Across the listing below, how many lines hold "Determine"? Reply with the number by itself.

- Raw data:
--

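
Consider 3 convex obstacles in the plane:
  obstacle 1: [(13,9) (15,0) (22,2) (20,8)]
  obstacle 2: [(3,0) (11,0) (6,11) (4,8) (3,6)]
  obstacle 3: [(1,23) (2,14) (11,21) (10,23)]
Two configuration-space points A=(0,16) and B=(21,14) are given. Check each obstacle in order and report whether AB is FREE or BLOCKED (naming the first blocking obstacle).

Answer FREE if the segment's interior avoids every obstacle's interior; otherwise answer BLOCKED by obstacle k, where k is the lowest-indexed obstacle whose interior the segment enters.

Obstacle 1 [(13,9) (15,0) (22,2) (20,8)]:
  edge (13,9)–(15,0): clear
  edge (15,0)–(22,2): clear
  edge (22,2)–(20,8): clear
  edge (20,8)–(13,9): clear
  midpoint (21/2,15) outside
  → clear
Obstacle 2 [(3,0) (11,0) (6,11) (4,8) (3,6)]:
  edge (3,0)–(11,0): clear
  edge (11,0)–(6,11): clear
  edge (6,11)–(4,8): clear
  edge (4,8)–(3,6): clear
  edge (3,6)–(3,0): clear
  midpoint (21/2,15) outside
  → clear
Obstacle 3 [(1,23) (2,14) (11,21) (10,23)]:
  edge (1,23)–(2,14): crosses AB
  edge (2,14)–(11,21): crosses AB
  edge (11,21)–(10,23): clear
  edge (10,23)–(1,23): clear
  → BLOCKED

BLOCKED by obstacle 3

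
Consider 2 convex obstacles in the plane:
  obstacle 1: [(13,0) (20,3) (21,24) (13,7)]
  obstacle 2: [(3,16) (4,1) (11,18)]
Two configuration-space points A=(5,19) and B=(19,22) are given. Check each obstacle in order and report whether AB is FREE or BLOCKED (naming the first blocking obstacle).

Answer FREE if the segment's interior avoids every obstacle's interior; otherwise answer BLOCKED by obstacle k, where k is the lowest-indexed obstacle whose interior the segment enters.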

--

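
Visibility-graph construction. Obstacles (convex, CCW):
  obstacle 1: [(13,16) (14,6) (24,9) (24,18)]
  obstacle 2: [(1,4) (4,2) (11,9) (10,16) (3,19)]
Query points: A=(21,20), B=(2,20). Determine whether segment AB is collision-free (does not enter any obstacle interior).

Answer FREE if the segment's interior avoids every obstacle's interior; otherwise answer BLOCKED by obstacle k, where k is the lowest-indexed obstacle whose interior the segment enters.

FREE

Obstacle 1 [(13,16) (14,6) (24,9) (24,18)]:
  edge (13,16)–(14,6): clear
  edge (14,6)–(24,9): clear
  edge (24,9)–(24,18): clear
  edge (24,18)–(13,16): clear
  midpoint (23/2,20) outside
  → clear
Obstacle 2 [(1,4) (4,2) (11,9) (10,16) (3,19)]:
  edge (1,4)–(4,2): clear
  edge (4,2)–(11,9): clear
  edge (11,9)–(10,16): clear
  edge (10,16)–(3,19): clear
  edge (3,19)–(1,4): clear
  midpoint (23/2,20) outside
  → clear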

--

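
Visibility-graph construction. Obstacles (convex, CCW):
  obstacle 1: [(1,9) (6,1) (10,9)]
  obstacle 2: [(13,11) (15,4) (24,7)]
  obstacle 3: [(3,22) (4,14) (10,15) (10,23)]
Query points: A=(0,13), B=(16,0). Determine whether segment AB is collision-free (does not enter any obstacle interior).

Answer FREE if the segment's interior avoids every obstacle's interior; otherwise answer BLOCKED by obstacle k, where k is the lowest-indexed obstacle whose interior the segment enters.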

--

- Exercise result:
2